- **YOUR OBJECTIVE**:
Reproduce all the entries precisely.

Collection entries:
※
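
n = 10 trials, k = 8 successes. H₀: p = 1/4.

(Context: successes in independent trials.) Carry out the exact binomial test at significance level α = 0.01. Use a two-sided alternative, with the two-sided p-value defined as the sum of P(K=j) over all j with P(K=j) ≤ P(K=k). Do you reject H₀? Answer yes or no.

Exact binomial: n=10, k=8, p₀=1/4=0.2500
P(X=j) = C(n,j)·p₀^j·(1−p₀)^(n−j); p = Σ P(X=j) over j with P(X=j) ≤ P(X=8)
p-value (two-sided) = 0.00042
At α=0.01: p < α → reject H₀

reject H₀: yes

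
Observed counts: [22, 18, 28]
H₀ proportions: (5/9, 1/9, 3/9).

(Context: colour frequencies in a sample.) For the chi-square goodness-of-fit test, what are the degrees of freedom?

degrees of freedom = 2

df = k − 1 = 3 − 1 = 2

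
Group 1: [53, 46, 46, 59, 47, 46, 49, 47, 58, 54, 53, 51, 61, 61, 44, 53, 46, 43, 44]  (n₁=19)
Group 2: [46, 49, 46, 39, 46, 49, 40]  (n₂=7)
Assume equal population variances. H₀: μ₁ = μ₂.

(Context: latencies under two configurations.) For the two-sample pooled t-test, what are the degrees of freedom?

degrees of freedom = 24

df = n₁ + n₂ − 2 = 19 + 7 − 2 = 24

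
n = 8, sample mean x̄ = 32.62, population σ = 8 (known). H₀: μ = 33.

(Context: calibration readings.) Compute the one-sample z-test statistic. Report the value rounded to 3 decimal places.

SE = σ/√n = 8/√8 = 2.8284
z = (x̄−μ₀)/SE = (32.62−33)/2.8284 = -0.1344

test statistic = -0.134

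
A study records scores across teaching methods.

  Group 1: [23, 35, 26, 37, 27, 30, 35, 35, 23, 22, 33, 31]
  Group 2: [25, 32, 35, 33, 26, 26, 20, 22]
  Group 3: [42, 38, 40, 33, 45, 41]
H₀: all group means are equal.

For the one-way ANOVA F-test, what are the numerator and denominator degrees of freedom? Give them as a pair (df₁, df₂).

k = 3 groups, N = 26 total
df = (k−1, N−k) = (3−1, 26−3) = (2, 23)

degrees of freedom = [2, 23]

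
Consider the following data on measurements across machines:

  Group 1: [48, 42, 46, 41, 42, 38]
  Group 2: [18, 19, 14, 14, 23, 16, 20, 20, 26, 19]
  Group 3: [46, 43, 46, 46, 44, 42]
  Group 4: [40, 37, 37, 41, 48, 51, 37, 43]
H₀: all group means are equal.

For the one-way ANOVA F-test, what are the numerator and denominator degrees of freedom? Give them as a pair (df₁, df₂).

k = 4 groups, N = 30 total
df = (k−1, N−k) = (4−1, 30−4) = (3, 26)

degrees of freedom = [3, 26]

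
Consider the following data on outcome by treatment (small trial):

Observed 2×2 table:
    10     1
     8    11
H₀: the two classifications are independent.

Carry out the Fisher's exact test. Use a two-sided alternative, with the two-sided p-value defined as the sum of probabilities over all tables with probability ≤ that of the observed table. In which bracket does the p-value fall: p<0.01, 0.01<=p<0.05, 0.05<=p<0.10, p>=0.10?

Margins: r₁=11, r₂=19, c₁=18, c₂=12, n=30
p_obs = C(11,10)·C(19,8)/C(30,18); sum pmf over tables with pmf ≤ p_obs
p-value (two-sided) = 0.01823
→ bracket: 0.01<=p<0.05

p-value bracket: 0.01<=p<0.05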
※
- **YOUR SOLUTION**:
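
n = 10 trials, k = 8 successes. H₀: p = 1/4.

(Context: successes in independent trials.) Carry out the exact binomial test at significance level α = 0.01. Use a two-sided alternative, with the two-sided p-value defined as the sum of P(K=j) over all j with P(K=j) ≤ P(K=k). Do you reject H₀? Answer yes or no.

Exact binomial: n=10, k=8, p₀=1/4=0.2500
P(X=j) = C(n,j)·p₀^j·(1−p₀)^(n−j); p = Σ P(X=j) over j with P(X=j) ≤ P(X=8)
p-value (two-sided) = 0.00042
At α=0.01: p < α → reject H₀

reject H₀: yes

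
Observed counts: [22, 18, 28]
H₀ proportions: (5/9, 1/9, 3/9).

(Context: colour frequencies in a sample.) For the chi-square goodness-of-fit test, what are the degrees of freedom?

degrees of freedom = 2

df = k − 1 = 3 − 1 = 2

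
Group 1: [53, 46, 46, 59, 47, 46, 49, 47, 58, 54, 53, 51, 61, 61, 44, 53, 46, 43, 44]  (n₁=19)
Group 2: [46, 49, 46, 39, 46, 49, 40]  (n₂=7)
Assume equal population variances. H₀: μ₁ = μ₂.

(Context: latencies under two configurations.) For the two-sample pooled t-test, what are the degrees of freedom?

degrees of freedom = 24

df = n₁ + n₂ − 2 = 19 + 7 − 2 = 24

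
n = 8, sample mean x̄ = 32.62, population σ = 8 (known). H₀: μ = 33.

(Context: calibration readings.) Compute the one-sample z-test statistic. Report the value rounded to 3 decimal places.

SE = σ/√n = 8/√8 = 2.8284
z = (x̄−μ₀)/SE = (32.62−33)/2.8284 = -0.1344

test statistic = -0.134

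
A study records scores across teaching methods.

  Group 1: [23, 35, 26, 37, 27, 30, 35, 35, 23, 22, 33, 31]
  Group 2: [25, 32, 35, 33, 26, 26, 20, 22]
  Group 3: [42, 38, 40, 33, 45, 41]
H₀: all group means are equal.

For the one-way ANOVA F-test, what are the numerator and denominator degrees of freedom? Give them as a pair (df₁, df₂).

k = 3 groups, N = 26 total
df = (k−1, N−k) = (3−1, 26−3) = (2, 23)

degrees of freedom = [2, 23]

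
Consider the following data on measurements across machines:

  Group 1: [48, 42, 46, 41, 42, 38]
  Group 2: [18, 19, 14, 14, 23, 16, 20, 20, 26, 19]
  Group 3: [46, 43, 46, 46, 44, 42]
  Group 4: [40, 37, 37, 41, 48, 51, 37, 43]
H₀: all group means are equal.

For the one-way ANOVA F-test, what are the numerator and denominator degrees of freedom? Give them as a pair (df₁, df₂).

k = 4 groups, N = 30 total
df = (k−1, N−k) = (4−1, 30−4) = (3, 26)

degrees of freedom = [3, 26]

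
Consider the following data on outcome by treatment (small trial):

Observed 2×2 table:
    10     1
     8    11
H₀: the two classifications are independent.

Carry out the Fisher's exact test. Use a two-sided alternative, with the two-sided p-value defined as the sum of probabilities over all tables with probability ≤ that of the observed table. In which bracket does the p-value fall: p<0.01, 0.01<=p<0.05, 0.05<=p<0.10, p>=0.10?

Margins: r₁=11, r₂=19, c₁=18, c₂=12, n=30
p_obs = C(11,10)·C(19,8)/C(30,18); sum pmf over tables with pmf ≤ p_obs
p-value (two-sided) = 0.01823
→ bracket: 0.01<=p<0.05

p-value bracket: 0.01<=p<0.05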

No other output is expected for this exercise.